### WHAT THIS TASK INVOLVES
The answer must be an exact transcription of every record.

◆ ◆ ◆ ◆

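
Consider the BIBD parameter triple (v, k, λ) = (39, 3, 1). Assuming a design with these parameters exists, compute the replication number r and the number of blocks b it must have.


Any 2-(v, k, λ) BIBD satisfies two necessary conditions:
  (i)  Each point sits in r blocks, and counting incidences through any fixed point gives r(k − 1) = λ(v − 1), so r = λ(v − 1)/(k − 1).
  (ii) Total incidences bk = vr, so b = vr/k.
Step 1: r = λ(v − 1)/(k − 1) = 1·(39 − 1)/(3 − 1) = 1·38/2 = 38/2 = 19.
Step 2: b = vr/k = 39·19/3 = 741/3 = 247.
Check integrality: r = 19 ∈ Z ✓, b = 247 ∈ Z ✓.
(These identities are necessary conditions: they determine r and b for any design with these parameters, but do not by themselves prove that one exists.)

r = 19, b = 247.


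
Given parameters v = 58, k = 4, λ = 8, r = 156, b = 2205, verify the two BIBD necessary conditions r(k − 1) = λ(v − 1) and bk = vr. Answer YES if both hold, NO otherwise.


Condition (i): r(k − 1) = 156·3 = 468; λ(v − 1) = 8·57 = 456. Match? NO.
Condition (ii): bk = 2205·4 = 8820; vr = 58·156 = 9048. Match? NO.
Both conditions hold? NO.

NO


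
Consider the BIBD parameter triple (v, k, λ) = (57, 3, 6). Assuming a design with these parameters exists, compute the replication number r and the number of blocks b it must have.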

◆ ◆ ◆ ◆

### YOUR RESPONSE
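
Consider the BIBD parameter triple (v, k, λ) = (39, 3, 1). Assuming a design with these parameters exists, compute the replication number r and the number of blocks b it must have.


Any 2-(v, k, λ) BIBD satisfies two necessary conditions:
  (i)  Each point sits in r blocks, and counting incidences through any fixed point gives r(k − 1) = λ(v − 1), so r = λ(v − 1)/(k − 1).
  (ii) Total incidences bk = vr, so b = vr/k.
Step 1: r = λ(v − 1)/(k − 1) = 1·(39 − 1)/(3 − 1) = 1·38/2 = 38/2 = 19.
Step 2: b = vr/k = 39·19/3 = 741/3 = 247.
Check integrality: r = 19 ∈ Z ✓, b = 247 ∈ Z ✓.
(These identities are necessary conditions: they determine r and b for any design with these parameters, but do not by themselves prove that one exists.)

r = 19, b = 247.


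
Given parameters v = 58, k = 4, λ = 8, r = 156, b = 2205, verify the two BIBD necessary conditions r(k − 1) = λ(v − 1) and bk = vr. Answer YES if both hold, NO otherwise.


Condition (i): r(k − 1) = 156·3 = 468; λ(v − 1) = 8·57 = 456. Match? NO.
Condition (ii): bk = 2205·4 = 8820; vr = 58·156 = 9048. Match? NO.
Both conditions hold? NO.

NO


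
Consider the BIBD parameter triple (v, k, λ) = (57, 3, 6). Assuming a design with these parameters exists, compute the replication number r and the number of blocks b it must have.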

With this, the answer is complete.